WORK INSTRUCTION: What you return must match the records exactly, with every line included.

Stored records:
┌──

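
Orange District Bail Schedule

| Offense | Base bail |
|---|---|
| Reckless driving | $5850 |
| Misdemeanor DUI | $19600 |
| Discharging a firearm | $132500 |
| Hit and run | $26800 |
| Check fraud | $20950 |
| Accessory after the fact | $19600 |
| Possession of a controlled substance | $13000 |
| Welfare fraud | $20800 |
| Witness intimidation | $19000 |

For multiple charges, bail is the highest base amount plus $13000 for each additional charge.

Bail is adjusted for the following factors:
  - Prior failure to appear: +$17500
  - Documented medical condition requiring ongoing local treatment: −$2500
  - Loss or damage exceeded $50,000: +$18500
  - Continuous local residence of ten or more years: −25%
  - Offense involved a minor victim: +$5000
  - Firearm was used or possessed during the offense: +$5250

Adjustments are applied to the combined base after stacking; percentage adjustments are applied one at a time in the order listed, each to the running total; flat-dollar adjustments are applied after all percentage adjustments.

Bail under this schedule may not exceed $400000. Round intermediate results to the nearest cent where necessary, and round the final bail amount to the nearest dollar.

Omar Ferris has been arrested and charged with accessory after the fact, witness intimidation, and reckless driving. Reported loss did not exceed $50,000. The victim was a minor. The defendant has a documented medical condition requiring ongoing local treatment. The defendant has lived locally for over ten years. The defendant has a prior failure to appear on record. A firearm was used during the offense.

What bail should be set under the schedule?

Base amounts from the schedule: accessory after the fact $19600; witness intimidation $19000; reckless driving $5850.
Stacking rule: highest base plus $13000 per additional charge. Highest is accessory after the fact at $19600; 2 additional charges → +$26000. Combined base = $45600.
Continuous local residence of ten or more years (−25%): $45600 × 0.75 = $34200.
Prior failure to appear (+$17500 flat): $34200 + $17500 = $51700.
Documented medical condition requiring ongoing local treatment (−$2500 flat): $51700 − $2500 = $49200.
Offense involved a minor victim (+$5000 flat): $49200 + $5000 = $54200.
Firearm was used or possessed during the offense (+$5250 flat): $54200 + $5250 = $59450.
$59450 is within the $400000 maximum.

$59450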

└──

ANSWER TO THE PROBLEM:
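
Orange District Bail Schedule

| Offense | Base bail |
|---|---|
| Reckless driving | $5850 |
| Misdemeanor DUI | $19600 |
| Discharging a firearm | $132500 |
| Hit and run | $26800 |
| Check fraud | $20950 |
| Accessory after the fact | $19600 |
| Possession of a controlled substance | $13000 |
| Welfare fraud | $20800 |
| Witness intimidation | $19000 |

For multiple charges, bail is the highest base amount plus $13000 for each additional charge.

Bail is adjusted for the following factors:
  - Prior failure to appear: +$17500
  - Documented medical condition requiring ongoing local treatment: −$2500
  - Loss or damage exceeded $50,000: +$18500
  - Continuous local residence of ten or more years: −25%
  - Offense involved a minor victim: +$5000
  - Firearm was used or possessed during the offense: +$5250

Adjustments are applied to the combined base after stacking; percentage adjustments are applied one at a time in the order listed, each to the running total; flat-dollar adjustments are applied after all percentage adjustments.

Bail under this schedule may not exceed $400000. Round intermediate results to the nearest cent where necessary, and round the final bail amount to the nearest dollar.

Omar Ferris has been arrested and charged with accessory after the fact, witness intimidation, and reckless driving. Reported loss did not exceed $50,000. The victim was a minor. The defendant has a documented medical condition requiring ongoing local treatment. The defendant has lived locally for over ten years. The defendant has a prior failure to appear on record. A firearm was used during the offense.

What bail should be set under the schedule?

Base amounts from the schedule: accessory after the fact $19600; witness intimidation $19000; reckless driving $5850.
Stacking rule: highest base plus $13000 per additional charge. Highest is accessory after the fact at $19600; 2 additional charges → +$26000. Combined base = $45600.
Continuous local residence of ten or more years (−25%): $45600 × 0.75 = $34200.
Prior failure to appear (+$17500 flat): $34200 + $17500 = $51700.
Documented medical condition requiring ongoing local treatment (−$2500 flat): $51700 − $2500 = $49200.
Offense involved a minor victim (+$5000 flat): $49200 + $5000 = $54200.
Firearm was used or possessed during the offense (+$5250 flat): $54200 + $5250 = $59450.
$59450 is within the $400000 maximum.

$59450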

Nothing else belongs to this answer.